What is required:
Reproduce, exactly and in full, only the lines below from the one containing "Distance(E, S) = 8.9" through the one containing "Orientation: R is".

Stored data:
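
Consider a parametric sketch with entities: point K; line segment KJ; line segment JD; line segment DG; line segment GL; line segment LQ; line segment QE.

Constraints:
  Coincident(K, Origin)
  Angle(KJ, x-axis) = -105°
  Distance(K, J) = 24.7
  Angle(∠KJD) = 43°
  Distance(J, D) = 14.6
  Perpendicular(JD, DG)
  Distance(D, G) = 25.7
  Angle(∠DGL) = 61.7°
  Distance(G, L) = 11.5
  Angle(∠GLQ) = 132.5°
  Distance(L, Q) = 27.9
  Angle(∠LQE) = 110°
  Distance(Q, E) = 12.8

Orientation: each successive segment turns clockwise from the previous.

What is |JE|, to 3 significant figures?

16.2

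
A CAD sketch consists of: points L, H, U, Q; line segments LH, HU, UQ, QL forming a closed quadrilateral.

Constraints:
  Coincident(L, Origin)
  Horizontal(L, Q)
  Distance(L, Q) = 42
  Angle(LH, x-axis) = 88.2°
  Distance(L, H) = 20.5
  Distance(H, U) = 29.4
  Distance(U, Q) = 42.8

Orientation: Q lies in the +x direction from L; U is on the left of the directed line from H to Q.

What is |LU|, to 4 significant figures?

45.39

Checks: |HU| = 29.40 ✓; |UQ| = 42.80 ✓.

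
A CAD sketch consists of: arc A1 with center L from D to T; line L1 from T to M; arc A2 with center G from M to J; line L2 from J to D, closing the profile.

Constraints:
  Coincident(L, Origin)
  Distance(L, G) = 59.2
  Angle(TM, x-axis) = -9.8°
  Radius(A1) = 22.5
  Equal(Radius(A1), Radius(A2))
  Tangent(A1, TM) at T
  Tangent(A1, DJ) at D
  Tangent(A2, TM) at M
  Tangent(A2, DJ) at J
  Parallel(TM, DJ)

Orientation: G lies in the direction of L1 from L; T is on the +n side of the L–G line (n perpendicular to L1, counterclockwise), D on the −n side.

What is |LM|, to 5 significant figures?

63.332

Tangency of A1 to both parallel lines with radius 22.5 puts T and D at L ± 22.5·n: T = (3.8297, 22.172), D = (-3.8297, -22.172). Equal radii place M and J the same way about G: M = G + 22.5·n = (62.166, 12.095), J = G − 22.5·n = (54.506, -32.248). Then |LM| = |M − L| = 63.332.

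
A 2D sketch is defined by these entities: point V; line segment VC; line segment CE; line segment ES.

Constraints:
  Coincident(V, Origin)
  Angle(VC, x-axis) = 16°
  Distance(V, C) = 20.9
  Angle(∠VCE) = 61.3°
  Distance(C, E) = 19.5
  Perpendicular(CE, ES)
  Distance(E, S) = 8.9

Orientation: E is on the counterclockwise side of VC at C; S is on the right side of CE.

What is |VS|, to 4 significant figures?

28.83

V is at the origin; VC runs at 16.0° with length 20.9, so C = 20.9·(cos 16.0°, sin 16.0°) = (20.09, 5.761). ∠VCE = 61.3°, so CE runs at 16.0° + (180° − 61.3°) = 134.7° from the x-axis; with |CE| = 19.5, E = C + 19.5·(cos 134.7°, sin 134.7°) = (6.374, 19.62). The perpendicularity gives ES at right angles to CE; with |ES| = 8.9 on the right of CE, S = E + 8.9·(0.7108, 0.7034) = (12.70, 25.88). Then |VS| = |S − V| = 28.83.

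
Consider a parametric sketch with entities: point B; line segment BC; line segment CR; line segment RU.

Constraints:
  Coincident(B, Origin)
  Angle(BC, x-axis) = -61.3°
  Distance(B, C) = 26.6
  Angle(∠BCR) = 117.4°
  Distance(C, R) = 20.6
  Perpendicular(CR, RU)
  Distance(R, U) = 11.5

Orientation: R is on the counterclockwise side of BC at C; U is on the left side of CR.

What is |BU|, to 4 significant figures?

35.00

B is at the origin; BC runs at -61.3° with length 26.6, so C = 26.6·(cos -61.3°, sin -61.3°) = (12.77, -23.33). ∠BCR = 117.4°, so CR runs at -61.3° + (180° − 117.4°) = 1.300° from the x-axis; with |CR| = 20.6, R = C + 20.6·(cos 1.300°, sin 1.300°) = (33.37, -22.86). CR is perpendicular to RU; with |RU| = 11.5 on the left of CR, U = R + 11.5·(-0.02269, 0.9997) = (33.11, -11.37). Then |BU| = |U − B| = 35.00.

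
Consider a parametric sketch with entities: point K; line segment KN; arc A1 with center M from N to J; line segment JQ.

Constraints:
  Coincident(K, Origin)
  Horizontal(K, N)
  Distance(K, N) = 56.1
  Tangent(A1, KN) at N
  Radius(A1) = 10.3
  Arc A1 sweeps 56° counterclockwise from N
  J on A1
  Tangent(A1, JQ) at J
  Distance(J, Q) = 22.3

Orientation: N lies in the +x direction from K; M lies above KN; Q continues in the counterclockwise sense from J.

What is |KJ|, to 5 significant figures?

64.798

K is at the origin; K and N share the same y with |KN| = 56.1 and N on the +x side, so N = (56.100, 0.0000). A1 meets KN tangentially, so MN is at right angles to KN, so M = N + (0, 10.3) = (56.100, 10.300). On A1, N sits at bearing -90° from M; a 56° counterclockwise sweep puts J at bearing -34°, so J = M + 10.3·(cos -34°, sin -34°) = (64.639, 4.5403). Then |KJ| = |J − K| = 64.798.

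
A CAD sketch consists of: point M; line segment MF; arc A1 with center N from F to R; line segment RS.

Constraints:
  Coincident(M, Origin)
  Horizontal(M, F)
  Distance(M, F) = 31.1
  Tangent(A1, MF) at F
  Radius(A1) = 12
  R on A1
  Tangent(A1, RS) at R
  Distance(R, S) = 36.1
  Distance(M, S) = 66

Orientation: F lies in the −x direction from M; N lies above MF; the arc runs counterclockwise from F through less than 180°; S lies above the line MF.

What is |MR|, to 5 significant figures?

29.975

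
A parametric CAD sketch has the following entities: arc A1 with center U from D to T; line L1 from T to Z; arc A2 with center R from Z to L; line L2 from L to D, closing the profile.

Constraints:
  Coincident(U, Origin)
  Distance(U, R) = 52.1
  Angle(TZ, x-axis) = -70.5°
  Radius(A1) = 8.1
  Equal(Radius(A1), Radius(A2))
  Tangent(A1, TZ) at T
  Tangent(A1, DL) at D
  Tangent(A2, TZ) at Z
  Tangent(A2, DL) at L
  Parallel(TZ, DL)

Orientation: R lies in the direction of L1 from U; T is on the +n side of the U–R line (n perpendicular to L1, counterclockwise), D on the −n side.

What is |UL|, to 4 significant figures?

52.73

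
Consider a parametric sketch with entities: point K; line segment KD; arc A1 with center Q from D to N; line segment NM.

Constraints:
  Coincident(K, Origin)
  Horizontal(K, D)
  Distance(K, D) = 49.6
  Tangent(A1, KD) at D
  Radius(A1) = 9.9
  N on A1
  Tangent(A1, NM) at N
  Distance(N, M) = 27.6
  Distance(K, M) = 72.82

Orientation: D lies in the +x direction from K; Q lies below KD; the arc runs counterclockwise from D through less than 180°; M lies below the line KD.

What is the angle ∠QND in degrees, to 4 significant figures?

21.05°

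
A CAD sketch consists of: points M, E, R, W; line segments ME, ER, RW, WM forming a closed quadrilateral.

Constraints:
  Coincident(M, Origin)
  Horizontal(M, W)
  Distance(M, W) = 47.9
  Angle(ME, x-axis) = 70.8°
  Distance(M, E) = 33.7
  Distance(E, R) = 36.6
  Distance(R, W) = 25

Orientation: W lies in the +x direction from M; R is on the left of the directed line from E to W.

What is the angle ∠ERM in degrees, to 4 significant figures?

38.75°

M is at the origin; M and W share the same y with |MW| = 47.9 and W in +x, so W = (47.9, 0). ME runs at 70.8° with |ME| = 33.7, so E = (11.08, 31.83). R is determined by |ER| = 36.6 and |RW| = 25.0 together: it lies at the intersection of circle(E, 36.6) and circle(W, 25.0). With |EW| = 48.67, the foot of the radical line on EW is 31.67 from E and the perpendicular offset is √(36.6² − 31.67²) = 18.34. Taking the left-of-EW solution: R = (47.04, 24.99).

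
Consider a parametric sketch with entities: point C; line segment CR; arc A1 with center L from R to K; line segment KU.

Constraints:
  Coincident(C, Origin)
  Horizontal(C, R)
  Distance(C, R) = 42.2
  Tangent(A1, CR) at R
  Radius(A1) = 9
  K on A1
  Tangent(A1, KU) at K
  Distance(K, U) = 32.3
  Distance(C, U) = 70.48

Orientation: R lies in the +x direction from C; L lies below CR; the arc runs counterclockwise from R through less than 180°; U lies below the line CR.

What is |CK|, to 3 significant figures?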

Solution:
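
  Distance(E, S) = 8.9

Orientation: E is on the counterclockwise side of VC at C; S is on the right side of CE.

What is |VS|, to 4 significant figures?

28.83

V is at the origin; VC runs at 16.0° with length 20.9, so C = 20.9·(cos 16.0°, sin 16.0°) = (20.09, 5.761). ∠VCE = 61.3°, so CE runs at 16.0° + (180° − 61.3°) = 134.7° from the x-axis; with |CE| = 19.5, E = C + 19.5·(cos 134.7°, sin 134.7°) = (6.374, 19.62). The perpendicularity gives ES at right angles to CE; with |ES| = 8.9 on the right of CE, S = E + 8.9·(0.7108, 0.7034) = (12.70, 25.88). Then |VS| = |S − V| = 28.83.

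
Consider a parametric sketch with entities: point B; line segment BC; line segment CR; line segment RU.

Constraints:
  Coincident(B, Origin)
  Angle(BC, x-axis) = -61.3°
  Distance(B, C) = 26.6
  Angle(∠BCR) = 117.4°
  Distance(C, R) = 20.6
  Perpendicular(CR, RU)
  Distance(R, U) = 11.5

Orientation: R is on the counterclockwise side of BC at C; U is on the left side of CR.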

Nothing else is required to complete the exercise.